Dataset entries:
- - -

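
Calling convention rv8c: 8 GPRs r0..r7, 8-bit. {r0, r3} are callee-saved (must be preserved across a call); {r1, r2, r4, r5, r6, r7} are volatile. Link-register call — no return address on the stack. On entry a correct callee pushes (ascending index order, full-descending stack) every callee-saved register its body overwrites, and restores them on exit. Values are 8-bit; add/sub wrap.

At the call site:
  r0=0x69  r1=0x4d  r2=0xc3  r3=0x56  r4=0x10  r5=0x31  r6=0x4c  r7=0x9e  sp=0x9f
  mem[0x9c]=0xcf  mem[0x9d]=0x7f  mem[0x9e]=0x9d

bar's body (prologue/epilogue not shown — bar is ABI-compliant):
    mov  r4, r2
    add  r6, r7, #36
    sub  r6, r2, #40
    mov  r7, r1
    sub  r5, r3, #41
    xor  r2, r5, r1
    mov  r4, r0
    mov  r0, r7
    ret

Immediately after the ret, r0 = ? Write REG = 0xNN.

REG = 0x69

prologue: push r0 -> mem[0x9e]=0x69, sp=0x9e
body[0] mov  r4, r2 -> r4=0xc3
body[1] add  r6, r7, #36 -> r6=0xc2
body[2] sub  r6, r2, #40 -> r6=0x9b
body[3] mov  r7, r1 -> r7=0x4d
body[4] sub  r5, r3, #41 -> r5=0x2d
body[5] xor  r2, r5, r1 -> r2=0x60
body[6] mov  r4, r0 -> r4=0x69
body[7] mov  r0, r7 -> r0=0x4d
epilogue: pop r0=0x69, sp=0x9f
r0 is callee-saved -> restored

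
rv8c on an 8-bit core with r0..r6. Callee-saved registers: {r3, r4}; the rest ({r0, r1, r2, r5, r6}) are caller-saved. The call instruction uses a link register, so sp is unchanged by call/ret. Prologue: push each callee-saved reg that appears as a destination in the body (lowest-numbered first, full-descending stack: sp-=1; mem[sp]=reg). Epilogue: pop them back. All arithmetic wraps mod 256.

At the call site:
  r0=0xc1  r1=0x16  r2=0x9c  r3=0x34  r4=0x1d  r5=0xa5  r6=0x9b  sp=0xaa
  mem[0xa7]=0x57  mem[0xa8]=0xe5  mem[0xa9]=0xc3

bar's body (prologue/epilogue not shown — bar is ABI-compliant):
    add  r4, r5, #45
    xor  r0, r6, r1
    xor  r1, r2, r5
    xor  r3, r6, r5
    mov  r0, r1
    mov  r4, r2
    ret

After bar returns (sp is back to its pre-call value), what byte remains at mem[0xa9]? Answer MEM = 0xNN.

prologue: push r3 -> mem[0xa9]=0x34, sp=0xa9
prologue: push r4 -> mem[0xa8]=0x1d, sp=0xa8
body[0] add  r4, r5, #45 -> r4=0xd2
body[1] xor  r0, r6, r1 -> r0=0x8d
body[2] xor  r1, r2, r5 -> r1=0x39
body[3] xor  r3, r6, r5 -> r3=0x3e
body[4] mov  r0, r1 -> r0=0x39
body[5] mov  r4, r2 -> r4=0x9c
epilogue: pop r4=0x1d, sp=0xa9
epilogue: pop r3=0x34, sp=0xaa
prologue pushed ['r3', 'r4'] at ['0xa9', '0xa8']

MEM = 0x34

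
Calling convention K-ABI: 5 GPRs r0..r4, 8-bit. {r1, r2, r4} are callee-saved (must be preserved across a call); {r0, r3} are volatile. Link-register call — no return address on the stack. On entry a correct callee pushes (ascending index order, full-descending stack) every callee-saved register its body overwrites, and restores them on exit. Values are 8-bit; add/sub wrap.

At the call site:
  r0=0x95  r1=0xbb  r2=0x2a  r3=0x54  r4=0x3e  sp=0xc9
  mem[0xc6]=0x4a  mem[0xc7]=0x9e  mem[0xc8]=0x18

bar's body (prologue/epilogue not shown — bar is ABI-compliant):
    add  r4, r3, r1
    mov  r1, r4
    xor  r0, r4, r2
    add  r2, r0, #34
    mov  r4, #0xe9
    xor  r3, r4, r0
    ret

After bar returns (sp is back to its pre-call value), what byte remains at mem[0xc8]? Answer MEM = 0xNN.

prologue: push r1 -> mem[0xc8]=0xbb, sp=0xc8
prologue: push r2 -> mem[0xc7]=0x2a, sp=0xc7
prologue: push r4 -> mem[0xc6]=0x3e, sp=0xc6
body[0] add  r4, r3, r1 -> r4=0x0f
body[1] mov  r1, r4 -> r1=0x0f
body[2] xor  r0, r4, r2 -> r0=0x25
body[3] add  r2, r0, #34 -> r2=0x47
body[4] mov  r4, #0xe9 -> r4=0xe9
body[5] xor  r3, r4, r0 -> r3=0xcc
epilogue: pop r4=0x3e, sp=0xc7
epilogue: pop r2=0x2a, sp=0xc8
epilogue: pop r1=0xbb, sp=0xc9
prologue pushed ['r1', 'r2', 'r4'] at ['0xc8', '0xc7', '0xc6']

MEM = 0xbb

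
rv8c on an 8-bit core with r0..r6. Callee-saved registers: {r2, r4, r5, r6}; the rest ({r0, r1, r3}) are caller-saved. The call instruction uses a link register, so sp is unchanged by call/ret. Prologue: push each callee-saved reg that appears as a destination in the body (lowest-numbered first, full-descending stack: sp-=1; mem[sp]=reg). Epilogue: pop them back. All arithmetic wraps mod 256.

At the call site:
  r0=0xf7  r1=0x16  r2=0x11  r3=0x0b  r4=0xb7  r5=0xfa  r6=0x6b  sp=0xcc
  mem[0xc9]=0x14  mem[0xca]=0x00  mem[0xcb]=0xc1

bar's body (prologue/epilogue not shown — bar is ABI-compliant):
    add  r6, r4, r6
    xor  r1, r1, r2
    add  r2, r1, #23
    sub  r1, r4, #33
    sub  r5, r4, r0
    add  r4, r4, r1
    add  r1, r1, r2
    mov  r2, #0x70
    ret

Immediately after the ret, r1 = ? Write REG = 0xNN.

REG = 0xb4

prologue: push r2 → mem[0xcb]=0x11, sp=0xcb
prologue: push r4 → mem[0xca]=0xb7, sp=0xca
prologue: push r5 → mem[0xc9]=0xfa, sp=0xc9
prologue: push r6 → mem[0xc8]=0x6b, sp=0xc8
body[0] add  r6, r4, r6 → r6=0x22
body[1] xor  r1, r1, r2 → r1=0x07
body[2] add  r2, r1, #23 → r2=0x1e
body[3] sub  r1, r4, #33 → r1=0x96
body[4] sub  r5, r4, r0 → r5=0xc0
body[5] add  r4, r4, r1 → r4=0x4d
body[6] add  r1, r1, r2 → r1=0xb4
body[7] mov  r2, #0x70 → r2=0x70
epilogue: pop r6=0x6b, sp=0xc9
epilogue: pop r5=0xfa, sp=0xca
epilogue: pop r4=0xb7, sp=0xcb
epilogue: pop r2=0x11, sp=0xcc
r1 is caller-saved → body value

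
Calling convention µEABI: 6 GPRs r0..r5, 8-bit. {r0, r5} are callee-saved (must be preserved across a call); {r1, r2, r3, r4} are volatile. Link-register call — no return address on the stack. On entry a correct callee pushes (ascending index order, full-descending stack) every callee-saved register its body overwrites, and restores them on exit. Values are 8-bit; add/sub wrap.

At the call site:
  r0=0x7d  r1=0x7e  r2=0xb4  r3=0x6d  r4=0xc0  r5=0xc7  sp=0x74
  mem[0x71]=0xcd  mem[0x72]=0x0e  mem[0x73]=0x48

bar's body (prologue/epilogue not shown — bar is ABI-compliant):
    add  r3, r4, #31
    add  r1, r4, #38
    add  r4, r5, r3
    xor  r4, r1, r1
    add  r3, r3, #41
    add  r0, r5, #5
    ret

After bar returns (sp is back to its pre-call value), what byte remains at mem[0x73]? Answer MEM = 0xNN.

prologue: push r0 → mem[0x73]=0x7d, sp=0x73
body[0] add  r3, r4, #31 → r3=0xdf
body[1] add  r1, r4, #38 → r1=0xe6
body[2] add  r4, r5, r3 → r4=0xa6
body[3] xor  r4, r1, r1 → r4=0x00
body[4] add  r3, r3, #41 → r3=0x08
body[5] add  r0, r5, #5 → r0=0xcc
epilogue: pop r0=0x7d, sp=0x74
prologue pushed ['r0'] at ['0x73']

MEM = 0x7d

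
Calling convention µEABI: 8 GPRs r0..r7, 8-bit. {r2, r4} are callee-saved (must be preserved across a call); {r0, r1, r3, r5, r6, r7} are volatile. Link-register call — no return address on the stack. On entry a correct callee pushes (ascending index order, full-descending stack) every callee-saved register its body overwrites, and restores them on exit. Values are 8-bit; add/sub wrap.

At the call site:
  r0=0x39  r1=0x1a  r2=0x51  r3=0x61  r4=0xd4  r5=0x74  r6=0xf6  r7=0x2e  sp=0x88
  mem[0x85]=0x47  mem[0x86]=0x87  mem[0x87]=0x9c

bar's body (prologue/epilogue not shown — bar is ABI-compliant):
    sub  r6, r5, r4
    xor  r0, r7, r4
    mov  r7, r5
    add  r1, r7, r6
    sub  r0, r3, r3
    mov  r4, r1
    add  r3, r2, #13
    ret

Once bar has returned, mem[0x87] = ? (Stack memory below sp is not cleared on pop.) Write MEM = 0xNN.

prologue: push r4 -> mem[0x87]=0xd4, sp=0x87
body[0] sub  r6, r5, r4 -> r6=0xa0
body[1] xor  r0, r7, r4 -> r0=0xfa
body[2] mov  r7, r5 -> r7=0x74
body[3] add  r1, r7, r6 -> r1=0x14
body[4] sub  r0, r3, r3 -> r0=0x00
body[5] mov  r4, r1 -> r4=0x14
body[6] add  r3, r2, #13 -> r3=0x5e
epilogue: pop r4=0xd4, sp=0x88
prologue pushed ['r4'] at ['0x87']

MEM = 0xd4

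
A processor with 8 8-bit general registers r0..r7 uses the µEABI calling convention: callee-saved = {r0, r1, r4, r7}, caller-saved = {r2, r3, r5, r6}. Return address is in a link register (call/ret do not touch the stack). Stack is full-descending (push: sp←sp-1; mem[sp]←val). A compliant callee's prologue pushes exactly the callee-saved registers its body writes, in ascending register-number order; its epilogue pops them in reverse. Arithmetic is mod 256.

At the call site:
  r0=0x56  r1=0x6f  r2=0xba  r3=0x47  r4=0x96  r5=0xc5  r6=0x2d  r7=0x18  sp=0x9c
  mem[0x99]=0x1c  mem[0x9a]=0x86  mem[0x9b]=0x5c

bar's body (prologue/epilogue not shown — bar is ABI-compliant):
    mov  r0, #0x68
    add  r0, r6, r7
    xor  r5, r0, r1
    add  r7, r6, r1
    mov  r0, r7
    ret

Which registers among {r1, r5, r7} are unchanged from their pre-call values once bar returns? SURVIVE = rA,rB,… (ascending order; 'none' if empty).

SURVIVE = r1,r7

prologue: push r0 -> mem[0x9b]=0x56, sp=0x9b
prologue: push r7 -> mem[0x9a]=0x18, sp=0x9a
body[0] mov  r0, #0x68 -> r0=0x68
body[1] add  r0, r6, r7 -> r0=0x45
body[2] xor  r5, r0, r1 -> r5=0x2a
body[3] add  r7, r6, r1 -> r7=0x9c
body[4] mov  r0, r7 -> r0=0x9c
epilogue: pop r7=0x18, sp=0x9b
epilogue: pop r0=0x56, sp=0x9c
r1: callee-saved, written=False
r5: caller-saved, written=True
r7: callee-saved, written=True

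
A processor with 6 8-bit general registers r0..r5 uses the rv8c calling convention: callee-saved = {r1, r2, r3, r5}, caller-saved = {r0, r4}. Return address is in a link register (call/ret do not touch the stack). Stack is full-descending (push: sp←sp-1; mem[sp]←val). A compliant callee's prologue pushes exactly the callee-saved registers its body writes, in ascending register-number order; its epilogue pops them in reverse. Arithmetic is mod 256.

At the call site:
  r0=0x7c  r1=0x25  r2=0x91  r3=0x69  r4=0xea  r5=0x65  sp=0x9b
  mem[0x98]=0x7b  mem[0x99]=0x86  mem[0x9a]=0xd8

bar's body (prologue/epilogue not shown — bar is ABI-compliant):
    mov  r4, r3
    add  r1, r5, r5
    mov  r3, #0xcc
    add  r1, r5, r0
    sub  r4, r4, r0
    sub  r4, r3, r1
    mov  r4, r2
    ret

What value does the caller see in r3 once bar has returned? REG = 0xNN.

REG = 0x69

prologue: push r1 → mem[0x9a]=0x25, sp=0x9a
prologue: push r3 → mem[0x99]=0x69, sp=0x99
body[0] mov  r4, r3 → r4=0x69
body[1] add  r1, r5, r5 → r1=0xca
body[2] mov  r3, #0xcc → r3=0xcc
body[3] add  r1, r5, r0 → r1=0xe1
body[4] sub  r4, r4, r0 → r4=0xed
body[5] sub  r4, r3, r1 → r4=0xeb
body[6] mov  r4, r2 → r4=0x91
epilogue: pop r3=0x69, sp=0x9a
epilogue: pop r1=0x25, sp=0x9b
r3 is callee-saved → restored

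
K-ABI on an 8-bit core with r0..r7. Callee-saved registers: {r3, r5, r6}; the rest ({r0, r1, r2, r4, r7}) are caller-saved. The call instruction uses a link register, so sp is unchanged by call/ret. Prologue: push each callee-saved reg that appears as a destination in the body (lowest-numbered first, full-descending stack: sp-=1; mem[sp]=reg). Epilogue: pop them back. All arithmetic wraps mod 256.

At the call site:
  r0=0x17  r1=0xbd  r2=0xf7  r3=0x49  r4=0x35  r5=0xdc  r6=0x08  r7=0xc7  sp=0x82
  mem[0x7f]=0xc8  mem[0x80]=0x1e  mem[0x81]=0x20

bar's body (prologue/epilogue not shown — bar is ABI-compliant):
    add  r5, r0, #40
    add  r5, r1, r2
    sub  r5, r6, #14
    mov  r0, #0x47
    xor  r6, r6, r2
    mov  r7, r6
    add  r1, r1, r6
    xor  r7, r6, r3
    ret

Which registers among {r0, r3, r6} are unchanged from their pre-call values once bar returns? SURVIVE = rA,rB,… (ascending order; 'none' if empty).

SURVIVE = r3,r6

prologue: push r5 -> mem[0x81]=0xdc, sp=0x81
prologue: push r6 -> mem[0x80]=0x08, sp=0x80
body[0] add  r5, r0, #40 -> r5=0x3f
body[1] add  r5, r1, r2 -> r5=0xb4
body[2] sub  r5, r6, #14 -> r5=0xfa
body[3] mov  r0, #0x47 -> r0=0x47
body[4] xor  r6, r6, r2 -> r6=0xff
body[5] mov  r7, r6 -> r7=0xff
body[6] add  r1, r1, r6 -> r1=0xbc
body[7] xor  r7, r6, r3 -> r7=0xb6
epilogue: pop r6=0x08, sp=0x81
epilogue: pop r5=0xdc, sp=0x82
r0: caller-saved, written=True
r3: callee-saved, written=False
r6: callee-saved, written=True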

- - -

# What you will do:
From the records above, copy each line where the word "overwrites" can be found.

# Solution to this task:
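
Calling convention rv8c: 8 GPRs r0..r7, 8-bit. {r0, r3} are callee-saved (must be preserved across a call); {r1, r2, r4, r5, r6, r7} are volatile. Link-register call — no return address on the stack. On entry a correct callee pushes (ascending index order, full-descending stack) every callee-saved register its body overwrites, and restores them on exit. Values are 8-bit; add/sub wrap.
Calling convention K-ABI: 5 GPRs r0..r4, 8-bit. {r1, r2, r4} are callee-saved (must be preserved across a call); {r0, r3} are volatile. Link-register call — no return address on the stack. On entry a correct callee pushes (ascending index order, full-descending stack) every callee-saved register its body overwrites, and restores them on exit. Values are 8-bit; add/sub wrap.
Calling convention µEABI: 6 GPRs r0..r5, 8-bit. {r0, r5} are callee-saved (must be preserved across a call); {r1, r2, r3, r4} are volatile. Link-register call — no return address on the stack. On entry a correct callee pushes (ascending index order, full-descending stack) every callee-saved register its body overwrites, and restores them on exit. Values are 8-bit; add/sub wrap.
Calling convention µEABI: 8 GPRs r0..r7, 8-bit. {r2, r4} are callee-saved (must be preserved across a call); {r0, r1, r3, r5, r6, r7} are volatile. Link-register call — no return address on the stack. On entry a correct callee pushes (ascending index order, full-descending stack) every callee-saved register its body overwrites, and restores them on exit. Values are 8-bit; add/sub wrap.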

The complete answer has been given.